PROBLEM TO SOLVE ▸ Repeat each entry below exactly as it stands.

*** Begin section ***

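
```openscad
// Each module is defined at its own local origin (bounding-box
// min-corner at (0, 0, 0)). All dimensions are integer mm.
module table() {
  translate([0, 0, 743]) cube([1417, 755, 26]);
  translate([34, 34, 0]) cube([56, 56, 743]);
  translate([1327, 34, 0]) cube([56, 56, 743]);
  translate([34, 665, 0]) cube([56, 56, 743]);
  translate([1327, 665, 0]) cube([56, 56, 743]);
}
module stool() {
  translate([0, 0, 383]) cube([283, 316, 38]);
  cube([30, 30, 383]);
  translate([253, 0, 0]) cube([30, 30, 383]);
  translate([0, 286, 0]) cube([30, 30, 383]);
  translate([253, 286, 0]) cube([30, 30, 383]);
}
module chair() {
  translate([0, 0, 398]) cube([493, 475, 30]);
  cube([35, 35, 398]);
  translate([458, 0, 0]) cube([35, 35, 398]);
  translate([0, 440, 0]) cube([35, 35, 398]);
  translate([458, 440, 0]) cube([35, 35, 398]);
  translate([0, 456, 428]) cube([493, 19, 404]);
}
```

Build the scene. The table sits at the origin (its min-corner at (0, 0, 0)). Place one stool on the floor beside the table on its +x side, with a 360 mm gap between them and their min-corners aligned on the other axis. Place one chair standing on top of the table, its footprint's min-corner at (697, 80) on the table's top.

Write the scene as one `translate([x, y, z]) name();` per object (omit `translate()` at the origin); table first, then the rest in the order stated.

table();
translate([1777, 0, 0]) stool();
translate([697, 80, 769]) chair();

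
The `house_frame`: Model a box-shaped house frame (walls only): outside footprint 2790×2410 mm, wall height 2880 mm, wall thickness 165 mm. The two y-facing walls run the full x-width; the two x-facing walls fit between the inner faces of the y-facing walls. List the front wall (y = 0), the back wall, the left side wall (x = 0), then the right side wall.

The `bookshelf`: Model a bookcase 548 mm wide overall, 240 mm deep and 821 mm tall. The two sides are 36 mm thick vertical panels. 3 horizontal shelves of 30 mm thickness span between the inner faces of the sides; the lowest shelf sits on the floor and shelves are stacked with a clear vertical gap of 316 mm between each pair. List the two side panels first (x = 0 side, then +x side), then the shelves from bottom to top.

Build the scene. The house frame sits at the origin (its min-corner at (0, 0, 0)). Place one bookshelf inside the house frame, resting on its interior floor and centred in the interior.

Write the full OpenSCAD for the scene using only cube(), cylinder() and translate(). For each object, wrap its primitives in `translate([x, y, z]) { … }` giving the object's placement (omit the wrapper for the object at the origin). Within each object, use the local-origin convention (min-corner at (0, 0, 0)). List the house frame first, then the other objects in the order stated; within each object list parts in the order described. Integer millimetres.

cube([2790, 165, 2880]);
translate([0, 2245, 0]) cube([2790, 165, 2880]);
translate([0, 165, 0]) cube([165, 2080, 2880]);
translate([2625, 165, 0]) cube([165, 2080, 2880]);
translate([1121, 1085, 0]) {
  cube([36, 240, 821]);
  translate([512, 0, 0]) cube([36, 240, 821]);
  translate([36, 0, 0]) cube([476, 240, 30]);
  translate([36, 0, 346]) cube([476, 240, 30]);
  translate([36, 0, 692]) cube([476, 240, 30]);
}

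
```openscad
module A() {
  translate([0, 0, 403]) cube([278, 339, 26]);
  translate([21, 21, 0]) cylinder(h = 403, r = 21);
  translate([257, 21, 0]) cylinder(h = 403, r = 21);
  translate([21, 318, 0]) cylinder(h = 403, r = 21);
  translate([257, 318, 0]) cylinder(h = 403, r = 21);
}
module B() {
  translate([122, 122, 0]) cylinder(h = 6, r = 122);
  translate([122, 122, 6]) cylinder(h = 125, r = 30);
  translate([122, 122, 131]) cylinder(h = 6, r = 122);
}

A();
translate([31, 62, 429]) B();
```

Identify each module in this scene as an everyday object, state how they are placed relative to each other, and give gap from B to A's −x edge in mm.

A is a stool. B is a spool. The spool is on top of the stool. The gap from the spool to the stool's −x edge is 31 mm.

The spool's min-x is at 31; the stool's min-x is 0; gap = 31 mm.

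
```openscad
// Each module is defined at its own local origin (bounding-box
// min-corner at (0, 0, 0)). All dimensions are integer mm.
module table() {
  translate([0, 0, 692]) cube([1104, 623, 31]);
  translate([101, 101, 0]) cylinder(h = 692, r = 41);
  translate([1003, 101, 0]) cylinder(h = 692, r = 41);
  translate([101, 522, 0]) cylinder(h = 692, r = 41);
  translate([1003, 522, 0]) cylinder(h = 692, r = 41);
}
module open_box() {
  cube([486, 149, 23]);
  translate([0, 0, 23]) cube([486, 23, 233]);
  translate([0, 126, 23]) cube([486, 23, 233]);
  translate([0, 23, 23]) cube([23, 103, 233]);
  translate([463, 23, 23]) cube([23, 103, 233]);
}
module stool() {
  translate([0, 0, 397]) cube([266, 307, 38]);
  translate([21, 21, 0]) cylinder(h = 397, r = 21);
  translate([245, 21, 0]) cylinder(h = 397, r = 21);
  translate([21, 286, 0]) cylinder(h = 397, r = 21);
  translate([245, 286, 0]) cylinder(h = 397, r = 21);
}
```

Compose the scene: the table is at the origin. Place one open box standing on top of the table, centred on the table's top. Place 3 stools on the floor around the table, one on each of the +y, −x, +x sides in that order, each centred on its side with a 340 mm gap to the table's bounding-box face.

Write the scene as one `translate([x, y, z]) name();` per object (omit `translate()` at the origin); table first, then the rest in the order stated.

table();
translate([309, 237, 723]) open_box();
translate([419, 963, 0]) stool();
translate([-606, 158, 0]) stool();
translate([1444, 158, 0]) stool();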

*** End section ***

OUTPUT FOR THIS EXERCISE ▸
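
```openscad
// Each module is defined at its own local origin (bounding-box
// min-corner at (0, 0, 0)). All dimensions are integer mm.
module table() {
  translate([0, 0, 743]) cube([1417, 755, 26]);
  translate([34, 34, 0]) cube([56, 56, 743]);
  translate([1327, 34, 0]) cube([56, 56, 743]);
  translate([34, 665, 0]) cube([56, 56, 743]);
  translate([1327, 665, 0]) cube([56, 56, 743]);
}
module stool() {
  translate([0, 0, 383]) cube([283, 316, 38]);
  cube([30, 30, 383]);
  translate([253, 0, 0]) cube([30, 30, 383]);
  translate([0, 286, 0]) cube([30, 30, 383]);
  translate([253, 286, 0]) cube([30, 30, 383]);
}
module chair() {
  translate([0, 0, 398]) cube([493, 475, 30]);
  cube([35, 35, 398]);
  translate([458, 0, 0]) cube([35, 35, 398]);
  translate([0, 440, 0]) cube([35, 35, 398]);
  translate([458, 440, 0]) cube([35, 35, 398]);
  translate([0, 456, 428]) cube([493, 19, 404]);
}
```

Build the scene. The table sits at the origin (its min-corner at (0, 0, 0)). Place one stool on the floor beside the table on its +x side, with a 360 mm gap between them and their min-corners aligned on the other axis. Place one chair standing on top of the table, its footprint's min-corner at (697, 80) on the table's top.

Write the scene as one `translate([x, y, z]) name();` per object (omit `translate()` at the origin); table first, then the rest in the order stated.

table();
translate([1777, 0, 0]) stool();
translate([697, 80, 769]) chair();

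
The `house_frame`: Model a box-shaped house frame (walls only): outside footprint 2790×2410 mm, wall height 2880 mm, wall thickness 165 mm. The two y-facing walls run the full x-width; the two x-facing walls fit between the inner faces of the y-facing walls. List the front wall (y = 0), the back wall, the left side wall (x = 0), then the right side wall.

The `bookshelf`: Model a bookcase 548 mm wide overall, 240 mm deep and 821 mm tall. The two sides are 36 mm thick vertical panels. 3 horizontal shelves of 30 mm thickness span between the inner faces of the sides; the lowest shelf sits on the floor and shelves are stacked with a clear vertical gap of 316 mm between each pair. List the two side panels first (x = 0 side, then +x side), then the shelves from bottom to top.

Build the scene. The house frame sits at the origin (its min-corner at (0, 0, 0)). Place one bookshelf inside the house frame, resting on its interior floor and centred in the interior.

Write the full OpenSCAD for the scene using only cube(), cylinder() and translate(). For each object, wrap its primitives in `translate([x, y, z]) { … }` giving the object's placement (omit the wrapper for the object at the origin). Within each object, use the local-origin convention (min-corner at (0, 0, 0)). List the house frame first, then the other objects in the order stated; within each object list parts in the order described. Integer millimetres.

cube([2790, 165, 2880]);
translate([0, 2245, 0]) cube([2790, 165, 2880]);
translate([0, 165, 0]) cube([165, 2080, 2880]);
translate([2625, 165, 0]) cube([165, 2080, 2880]);
translate([1121, 1085, 0]) {
  cube([36, 240, 821]);
  translate([512, 0, 0]) cube([36, 240, 821]);
  translate([36, 0, 0]) cube([476, 240, 30]);
  translate([36, 0, 346]) cube([476, 240, 30]);
  translate([36, 0, 692]) cube([476, 240, 30]);
}

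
```openscad
module A() {
  translate([0, 0, 403]) cube([278, 339, 26]);
  translate([21, 21, 0]) cylinder(h = 403, r = 21);
  translate([257, 21, 0]) cylinder(h = 403, r = 21);
  translate([21, 318, 0]) cylinder(h = 403, r = 21);
  translate([257, 318, 0]) cylinder(h = 403, r = 21);
}
module B() {
  translate([122, 122, 0]) cylinder(h = 6, r = 122);
  translate([122, 122, 6]) cylinder(h = 125, r = 30);
  translate([122, 122, 131]) cylinder(h = 6, r = 122);
}

A();
translate([31, 62, 429]) B();
```

Identify each module in this scene as an everyday object, state how they are placed relative to each other, and give gap from B to A's −x edge in mm.

A is a stool. B is a spool. The spool is on top of the stool. The gap from the spool to the stool's −x edge is 31 mm.

The spool's min-x is at 31; the stool's min-x is 0; gap = 31 mm.

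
```openscad
// Each module is defined at its own local origin (bounding-box
// min-corner at (0, 0, 0)). All dimensions are integer mm.
module table() {
  translate([0, 0, 692]) cube([1104, 623, 31]);
  translate([101, 101, 0]) cylinder(h = 692, r = 41);
  translate([1003, 101, 0]) cylinder(h = 692, r = 41);
  translate([101, 522, 0]) cylinder(h = 692, r = 41);
  translate([1003, 522, 0]) cylinder(h = 692, r = 41);
}
module open_box() {
  cube([486, 149, 23]);
  translate([0, 0, 23]) cube([486, 23, 233]);
  translate([0, 126, 23]) cube([486, 23, 233]);
  translate([0, 23, 23]) cube([23, 103, 233]);
  translate([463, 23, 23]) cube([23, 103, 233]);
}
module stool() {
  translate([0, 0, 397]) cube([266, 307, 38]);
  translate([21, 21, 0]) cylinder(h = 397, r = 21);
  translate([245, 21, 0]) cylinder(h = 397, r = 21);
  translate([21, 286, 0]) cylinder(h = 397, r = 21);
  translate([245, 286, 0]) cylinder(h = 397, r = 21);
}
```

Compose the scene: the table is at the origin. Place one open box standing on top of the table, centred on the table's top. Place 3 stools on the floor around the table, one on each of the +y, −x, +x sides in that order, each centred on its side with a 340 mm gap to the table's bounding-box face.

Write the scene as one `translate([x, y, z]) name();` per object (omit `translate()` at the origin); table first, then the rest in the order stated.

table();
translate([309, 237, 723]) open_box();
translate([419, 963, 0]) stool();
translate([-606, 158, 0]) stool();
translate([1444, 158, 0]) stool();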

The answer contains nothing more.